== PROVIDED DATA ==
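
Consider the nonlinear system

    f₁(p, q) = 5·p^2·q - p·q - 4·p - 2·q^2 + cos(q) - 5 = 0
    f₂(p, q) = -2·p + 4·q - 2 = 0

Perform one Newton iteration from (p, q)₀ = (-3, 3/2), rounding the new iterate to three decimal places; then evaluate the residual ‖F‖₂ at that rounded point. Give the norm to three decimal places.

112.501

At (-3, 3/2): F = (74.57074, 10.000).
Jacobian J = [[10·p·q - q - 4, 5·p^2 - p - 4·q - sin(q)], [-2, 4]].
At the point, J = [[-50.500, 41.00251], [-2.000, 4.000]] (det J = -119.99499).
Solving J·Δ = −F gives Δ = (-0.931, -2.966).
Then the next iterate is (p, q)₁ = (-3.931, -1.466).
Re-evaluating at (-3.931, -1.466): F = (-112.50129, -0.002), so ‖F‖₂ = 112.501.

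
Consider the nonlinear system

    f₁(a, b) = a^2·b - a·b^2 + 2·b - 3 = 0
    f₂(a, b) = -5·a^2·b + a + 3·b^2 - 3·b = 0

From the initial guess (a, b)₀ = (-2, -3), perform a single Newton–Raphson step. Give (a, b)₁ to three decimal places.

(-0.560, -2.780)

At (-2, -3): F = (-3.000, 94.000).
Jacobian J = [[2·a·b - b^2, a^2 - 2·a·b + 2], [-10·a·b + 1, -5·a^2 + 6·b - 3]].
At the point, J = [[3.000, -6.000], [-59.000, -41.000]] (det J = -477.000).
Solving J·Δ = −F gives Δ = (1.440, 0.220).
Then the next iterate is (a, b)₁ = (-0.560, -2.780).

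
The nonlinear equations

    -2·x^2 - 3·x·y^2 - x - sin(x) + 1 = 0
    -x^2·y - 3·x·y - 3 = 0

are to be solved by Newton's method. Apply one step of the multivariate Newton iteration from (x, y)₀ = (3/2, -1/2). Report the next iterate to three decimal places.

At (3/2, -1/2): F = (-7.12249, 0.375).
Jacobian J = [[-4·x - 3·y^2 - cos(x) - 1, -6·x·y], [-2·x·y - 3·y, -x^2 - 3·x]].
At the point, J = [[-7.82074, 4.500], [3.000, -6.750]] (det J = 39.28998).
Solving J·Δ = −F gives Δ = (-1.181, -0.469).
Then the next iterate is (x, y)₁ = (0.319, -0.969).

(0.319, -0.969)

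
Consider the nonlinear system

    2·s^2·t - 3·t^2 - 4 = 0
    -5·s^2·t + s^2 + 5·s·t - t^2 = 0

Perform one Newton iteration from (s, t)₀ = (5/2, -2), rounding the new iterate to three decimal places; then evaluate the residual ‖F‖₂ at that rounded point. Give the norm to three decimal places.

15.879

At (5/2, -2): F = (-41.000, 39.750).
Jacobian J = [[4·s·t, 2·s^2 - 6·t], [-10·s·t + 2·s + 5·t, -5·s^2 + 5·s - 2·t]].
At the point, J = [[-20.000, 24.500], [45.000, -14.750]] (det J = -807.500).
Solving J·Δ = −F gives Δ = (-0.457, 1.300).
Then the next iterate is (s, t)₁ = (2.043, -0.700).
Re-evaluating at (2.043, -0.700): F = (-11.31339, 11.14182), so ‖F‖₂ = 15.879.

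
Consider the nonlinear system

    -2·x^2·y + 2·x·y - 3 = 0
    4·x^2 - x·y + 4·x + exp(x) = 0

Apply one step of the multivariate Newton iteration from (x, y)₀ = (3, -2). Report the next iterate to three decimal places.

(1.473, -2.795)

At (3, -2): F = (21.000, 74.08554).
Jacobian J = [[-4·x·y + 2·y, -2·x^2 + 2·x], [8·x - y + exp(x) + 4, -x]].
At the point, J = [[20.000, -12.000], [50.08554, -3.000]] (det J = 541.02644).
Solving J·Δ = −F gives Δ = (-1.527, -0.795).
Then the next iterate is (x, y)₁ = (1.473, -2.795).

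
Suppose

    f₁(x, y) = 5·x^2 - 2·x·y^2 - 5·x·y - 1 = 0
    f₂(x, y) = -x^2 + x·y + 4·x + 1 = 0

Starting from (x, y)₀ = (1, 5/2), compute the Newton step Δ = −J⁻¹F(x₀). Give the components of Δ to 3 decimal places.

At (1, 5/2): F = (-21.000, 6.500).
Jacobian J = [[10·x - 2·y^2 - 5·y, -4·x·y - 5·x], [-2·x + y + 4, x]].
At the point, J = [[-15.000, -15.000], [4.500, 1.000]] (det J = 52.500).
Solving J·Δ = −F gives Δ = (-1.457, 0.057).

(-1.457, 0.057)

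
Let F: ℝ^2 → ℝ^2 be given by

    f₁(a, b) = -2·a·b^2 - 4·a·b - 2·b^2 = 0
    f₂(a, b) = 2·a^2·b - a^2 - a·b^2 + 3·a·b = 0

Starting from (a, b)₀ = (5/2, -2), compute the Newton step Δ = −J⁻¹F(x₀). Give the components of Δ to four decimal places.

At (5/2, -2): F = (-8.0000, -56.2500).
Jacobian J = [[-2·b^2 - 4·b, -4·a·b - 4·a - 4·b], [4·a·b - 2·a - b^2 + 3·b, 2·a^2 - 2·a·b + 3·a]].
At the point, J = [[0.0000, 18.0000], [-35.0000, 30.0000]] (det J = 630.0000).
Solving J·Δ = −F gives Δ = (-1.2262, 0.4444).

(-1.2262, 0.4444)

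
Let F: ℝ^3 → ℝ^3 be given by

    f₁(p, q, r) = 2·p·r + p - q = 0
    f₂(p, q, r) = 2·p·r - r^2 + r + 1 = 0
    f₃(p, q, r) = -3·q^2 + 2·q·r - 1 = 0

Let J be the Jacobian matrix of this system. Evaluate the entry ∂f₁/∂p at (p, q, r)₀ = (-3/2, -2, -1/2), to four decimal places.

0.0000

∂f₁/∂p = 2·r + 1.
At (-3/2, -2, -1/2) this is 0.0000.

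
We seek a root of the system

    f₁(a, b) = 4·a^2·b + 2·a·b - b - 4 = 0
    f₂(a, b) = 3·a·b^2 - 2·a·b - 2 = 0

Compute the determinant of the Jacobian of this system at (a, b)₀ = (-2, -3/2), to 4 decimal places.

354.7500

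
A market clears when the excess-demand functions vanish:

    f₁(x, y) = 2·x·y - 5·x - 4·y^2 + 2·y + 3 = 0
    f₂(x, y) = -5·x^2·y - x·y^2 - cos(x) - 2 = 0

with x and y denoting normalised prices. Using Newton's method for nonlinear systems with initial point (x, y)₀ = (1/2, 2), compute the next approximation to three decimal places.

(0.123, 1.298)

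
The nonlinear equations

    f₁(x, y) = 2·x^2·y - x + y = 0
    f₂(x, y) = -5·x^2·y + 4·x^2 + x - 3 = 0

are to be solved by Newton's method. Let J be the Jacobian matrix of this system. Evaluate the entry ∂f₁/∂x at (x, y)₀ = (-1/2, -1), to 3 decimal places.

1.000

∂f₁/∂x = 4·x·y - 1.
At (-1/2, -1) this is 1.000.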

== ASSIGNED TASK ==
Nothing added, nothing dropped: copy the data above.

== TASK SOLUTION ==
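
Consider the nonlinear system

    f₁(p, q) = 5·p^2·q - p·q - 4·p - 2·q^2 + cos(q) - 5 = 0
    f₂(p, q) = -2·p + 4·q - 2 = 0

Perform one Newton iteration from (p, q)₀ = (-3, 3/2), rounding the new iterate to three decimal places; then evaluate the residual ‖F‖₂ at that rounded point. Give the norm to three decimal places.

112.501

At (-3, 3/2): F = (74.57074, 10.000).
Jacobian J = [[10·p·q - q - 4, 5·p^2 - p - 4·q - sin(q)], [-2, 4]].
At the point, J = [[-50.500, 41.00251], [-2.000, 4.000]] (det J = -119.99499).
Solving J·Δ = −F gives Δ = (-0.931, -2.966).
Then the next iterate is (p, q)₁ = (-3.931, -1.466).
Re-evaluating at (-3.931, -1.466): F = (-112.50129, -0.002), so ‖F‖₂ = 112.501.

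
Consider the nonlinear system

    f₁(a, b) = a^2·b - a·b^2 + 2·b - 3 = 0
    f₂(a, b) = -5·a^2·b + a + 3·b^2 - 3·b = 0

From the initial guess (a, b)₀ = (-2, -3), perform a single Newton–Raphson step. Give (a, b)₁ to three decimal places.

(-0.560, -2.780)

At (-2, -3): F = (-3.000, 94.000).
Jacobian J = [[2·a·b - b^2, a^2 - 2·a·b + 2], [-10·a·b + 1, -5·a^2 + 6·b - 3]].
At the point, J = [[3.000, -6.000], [-59.000, -41.000]] (det J = -477.000).
Solving J·Δ = −F gives Δ = (1.440, 0.220).
Then the next iterate is (a, b)₁ = (-0.560, -2.780).

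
The nonlinear equations

    -2·x^2 - 3·x·y^2 - x - sin(x) + 1 = 0
    -x^2·y - 3·x·y - 3 = 0

are to be solved by Newton's method. Apply one step of the multivariate Newton iteration from (x, y)₀ = (3/2, -1/2). Report the next iterate to three decimal places.

At (3/2, -1/2): F = (-7.12249, 0.375).
Jacobian J = [[-4·x - 3·y^2 - cos(x) - 1, -6·x·y], [-2·x·y - 3·y, -x^2 - 3·x]].
At the point, J = [[-7.82074, 4.500], [3.000, -6.750]] (det J = 39.28998).
Solving J·Δ = −F gives Δ = (-1.181, -0.469).
Then the next iterate is (x, y)₁ = (0.319, -0.969).

(0.319, -0.969)

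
Consider the nonlinear system

    2·s^2·t - 3·t^2 - 4 = 0
    -5·s^2·t + s^2 + 5·s·t - t^2 = 0

Perform one Newton iteration from (s, t)₀ = (5/2, -2), rounding the new iterate to three decimal places; then evaluate the residual ‖F‖₂ at that rounded point. Give the norm to three decimal places.

15.879

At (5/2, -2): F = (-41.000, 39.750).
Jacobian J = [[4·s·t, 2·s^2 - 6·t], [-10·s·t + 2·s + 5·t, -5·s^2 + 5·s - 2·t]].
At the point, J = [[-20.000, 24.500], [45.000, -14.750]] (det J = -807.500).
Solving J·Δ = −F gives Δ = (-0.457, 1.300).
Then the next iterate is (s, t)₁ = (2.043, -0.700).
Re-evaluating at (2.043, -0.700): F = (-11.31339, 11.14182), so ‖F‖₂ = 15.879.

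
Consider the nonlinear system

    -2·x^2·y + 2·x·y - 3 = 0
    4·x^2 - x·y + 4·x + exp(x) = 0

Apply one step of the multivariate Newton iteration from (x, y)₀ = (3, -2). Report the next iterate to three decimal places.

(1.473, -2.795)

At (3, -2): F = (21.000, 74.08554).
Jacobian J = [[-4·x·y + 2·y, -2·x^2 + 2·x], [8·x - y + exp(x) + 4, -x]].
At the point, J = [[20.000, -12.000], [50.08554, -3.000]] (det J = 541.02644).
Solving J·Δ = −F gives Δ = (-1.527, -0.795).
Then the next iterate is (x, y)₁ = (1.473, -2.795).

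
Suppose

    f₁(x, y) = 5·x^2 - 2·x·y^2 - 5·x·y - 1 = 0
    f₂(x, y) = -x^2 + x·y + 4·x + 1 = 0

Starting from (x, y)₀ = (1, 5/2), compute the Newton step Δ = −J⁻¹F(x₀). Give the components of Δ to 3 decimal places.

At (1, 5/2): F = (-21.000, 6.500).
Jacobian J = [[10·x - 2·y^2 - 5·y, -4·x·y - 5·x], [-2·x + y + 4, x]].
At the point, J = [[-15.000, -15.000], [4.500, 1.000]] (det J = 52.500).
Solving J·Δ = −F gives Δ = (-1.457, 0.057).

(-1.457, 0.057)

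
Let F: ℝ^2 → ℝ^2 be given by

    f₁(a, b) = -2·a·b^2 - 4·a·b - 2·b^2 = 0
    f₂(a, b) = 2·a^2·b - a^2 - a·b^2 + 3·a·b = 0

Starting from (a, b)₀ = (5/2, -2), compute the Newton step Δ = −J⁻¹F(x₀). Give the components of Δ to four decimal places.

At (5/2, -2): F = (-8.0000, -56.2500).
Jacobian J = [[-2·b^2 - 4·b, -4·a·b - 4·a - 4·b], [4·a·b - 2·a - b^2 + 3·b, 2·a^2 - 2·a·b + 3·a]].
At the point, J = [[0.0000, 18.0000], [-35.0000, 30.0000]] (det J = 630.0000).
Solving J·Δ = −F gives Δ = (-1.2262, 0.4444).

(-1.2262, 0.4444)

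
Let F: ℝ^3 → ℝ^3 be given by

    f₁(p, q, r) = 2·p·r + p - q = 0
    f₂(p, q, r) = 2·p·r - r^2 + r + 1 = 0
    f₃(p, q, r) = -3·q^2 + 2·q·r - 1 = 0

Let J be the Jacobian matrix of this system. Evaluate the entry ∂f₁/∂p at (p, q, r)₀ = (-3/2, -2, -1/2), to four decimal places.

0.0000

∂f₁/∂p = 2·r + 1.
At (-3/2, -2, -1/2) this is 0.0000.

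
We seek a root of the system

    f₁(a, b) = 4·a^2·b + 2·a·b - b - 4 = 0
    f₂(a, b) = 3·a·b^2 - 2·a·b - 2 = 0

Compute the determinant of the Jacobian of this system at (a, b)₀ = (-2, -3/2), to 4 decimal places.

354.7500

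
A market clears when the excess-demand functions vanish:

    f₁(x, y) = 2·x·y - 5·x - 4·y^2 + 2·y + 3 = 0
    f₂(x, y) = -5·x^2·y - x·y^2 - cos(x) - 2 = 0

with x and y denoting normalised prices. Using Newton's method for nonlinear systems with initial point (x, y)₀ = (1/2, 2), compute the next approximation to three decimal places.

(0.123, 1.298)

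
The nonlinear equations

    f₁(x, y) = 2·x^2·y - x + y = 0
    f₂(x, y) = -5·x^2·y + 4·x^2 + x - 3 = 0

are to be solved by Newton's method. Let J be the Jacobian matrix of this system. Evaluate the entry ∂f₁/∂x at (x, y)₀ = (-1/2, -1), to 3 decimal places.

1.000

∂f₁/∂x = 4·x·y - 1.
At (-1/2, -1) this is 1.000.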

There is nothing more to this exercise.